• [Task prompt]
Copy the entire listing exactly.
━━━━
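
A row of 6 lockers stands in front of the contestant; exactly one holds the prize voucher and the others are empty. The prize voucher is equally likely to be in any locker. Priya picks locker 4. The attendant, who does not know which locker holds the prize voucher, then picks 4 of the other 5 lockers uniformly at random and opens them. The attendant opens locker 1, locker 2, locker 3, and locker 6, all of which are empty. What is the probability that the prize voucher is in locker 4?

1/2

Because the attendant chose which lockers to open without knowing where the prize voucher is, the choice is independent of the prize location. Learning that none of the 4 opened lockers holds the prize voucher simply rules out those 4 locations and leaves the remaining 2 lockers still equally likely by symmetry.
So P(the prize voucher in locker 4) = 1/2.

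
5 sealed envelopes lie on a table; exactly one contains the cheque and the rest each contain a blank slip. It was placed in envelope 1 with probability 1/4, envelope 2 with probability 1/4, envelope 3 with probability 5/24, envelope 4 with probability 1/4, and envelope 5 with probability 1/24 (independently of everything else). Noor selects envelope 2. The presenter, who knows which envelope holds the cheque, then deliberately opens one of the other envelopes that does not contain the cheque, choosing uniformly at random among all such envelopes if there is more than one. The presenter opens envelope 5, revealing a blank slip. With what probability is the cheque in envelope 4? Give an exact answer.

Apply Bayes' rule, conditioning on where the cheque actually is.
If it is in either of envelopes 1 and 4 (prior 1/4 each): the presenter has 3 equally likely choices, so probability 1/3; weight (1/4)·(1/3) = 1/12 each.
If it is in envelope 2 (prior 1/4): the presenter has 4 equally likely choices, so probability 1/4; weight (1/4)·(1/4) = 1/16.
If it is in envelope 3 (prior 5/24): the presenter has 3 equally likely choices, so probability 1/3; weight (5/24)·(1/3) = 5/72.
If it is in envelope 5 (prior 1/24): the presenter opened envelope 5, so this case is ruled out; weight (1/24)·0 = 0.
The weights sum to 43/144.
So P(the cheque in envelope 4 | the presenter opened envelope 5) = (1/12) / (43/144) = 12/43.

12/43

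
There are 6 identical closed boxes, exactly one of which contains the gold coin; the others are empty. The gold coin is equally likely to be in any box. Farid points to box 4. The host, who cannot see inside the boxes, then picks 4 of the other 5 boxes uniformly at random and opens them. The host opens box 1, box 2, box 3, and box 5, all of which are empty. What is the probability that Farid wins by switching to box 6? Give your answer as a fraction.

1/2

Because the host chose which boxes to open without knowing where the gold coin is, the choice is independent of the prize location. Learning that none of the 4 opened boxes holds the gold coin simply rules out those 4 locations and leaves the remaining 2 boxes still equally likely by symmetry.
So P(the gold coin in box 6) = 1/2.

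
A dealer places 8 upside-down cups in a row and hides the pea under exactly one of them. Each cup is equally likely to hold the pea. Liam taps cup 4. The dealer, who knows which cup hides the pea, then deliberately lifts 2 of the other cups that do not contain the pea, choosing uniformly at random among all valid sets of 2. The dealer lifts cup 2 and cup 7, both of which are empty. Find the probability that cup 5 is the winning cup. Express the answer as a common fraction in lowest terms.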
━━━━
• [The completed task]
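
A row of 6 lockers stands in front of the contestant; exactly one holds the prize voucher and the others are empty. The prize voucher is equally likely to be in any locker. Priya picks locker 4. The attendant, who does not know which locker holds the prize voucher, then picks 4 of the other 5 lockers uniformly at random and opens them. The attendant opens locker 1, locker 2, locker 3, and locker 6, all of which are empty. What is the probability that the prize voucher is in locker 4?

1/2

Because the attendant chose which lockers to open without knowing where the prize voucher is, the choice is independent of the prize location. Learning that none of the 4 opened lockers holds the prize voucher simply rules out those 4 locations and leaves the remaining 2 lockers still equally likely by symmetry.
So P(the prize voucher in locker 4) = 1/2.

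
5 sealed envelopes lie on a table; exactly one contains the cheque and the rest each contain a blank slip. It was placed in envelope 1 with probability 1/4, envelope 2 with probability 1/4, envelope 3 with probability 5/24, envelope 4 with probability 1/4, and envelope 5 with probability 1/24 (independently of everything else). Noor selects envelope 2. The presenter, who knows which envelope holds the cheque, then deliberately opens one of the other envelopes that does not contain the cheque, choosing uniformly at random among all such envelopes if there is more than one. The presenter opens envelope 5, revealing a blank slip. With what probability is the cheque in envelope 4? Give an exact answer.

Apply Bayes' rule, conditioning on where the cheque actually is.
If it is in either of envelopes 1 and 4 (prior 1/4 each): the presenter has 3 equally likely choices, so probability 1/3; weight (1/4)·(1/3) = 1/12 each.
If it is in envelope 2 (prior 1/4): the presenter has 4 equally likely choices, so probability 1/4; weight (1/4)·(1/4) = 1/16.
If it is in envelope 3 (prior 5/24): the presenter has 3 equally likely choices, so probability 1/3; weight (5/24)·(1/3) = 5/72.
If it is in envelope 5 (prior 1/24): the presenter opened envelope 5, so this case is ruled out; weight (1/24)·0 = 0.
The weights sum to 43/144.
So P(the cheque in envelope 4 | the presenter opened envelope 5) = (1/12) / (43/144) = 12/43.

12/43

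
There are 6 identical closed boxes, exactly one of which contains the gold coin; the others are empty. The gold coin is equally likely to be in any box. Farid points to box 4. The host, who cannot see inside the boxes, then picks 4 of the other 5 boxes uniformly at random and opens them. The host opens box 1, box 2, box 3, and box 5, all of which are empty. What is the probability that Farid wins by switching to box 6? Give your answer as a fraction.

1/2

Because the host chose which boxes to open without knowing where the gold coin is, the choice is independent of the prize location. Learning that none of the 4 opened boxes holds the gold coin simply rules out those 4 locations and leaves the remaining 2 boxes still equally likely by symmetry.
So P(the gold coin in box 6) = 1/2.

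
A dealer places 8 upside-down cups in a row and hides the pea under exactly one of them. Each cup is equally likely to hold the pea. Liam taps cup 4. The dealer, who knows which cup hides the pea, then deliberately lifts 2 of the other cups that do not contain the pea, choosing uniformly at random among all valid sets of 2. The dealer lifts cup 2 and cup 7, both of which are empty. Find the probability that cup 5 is the winning cup. Express the answer as a common fraction in lowest terms.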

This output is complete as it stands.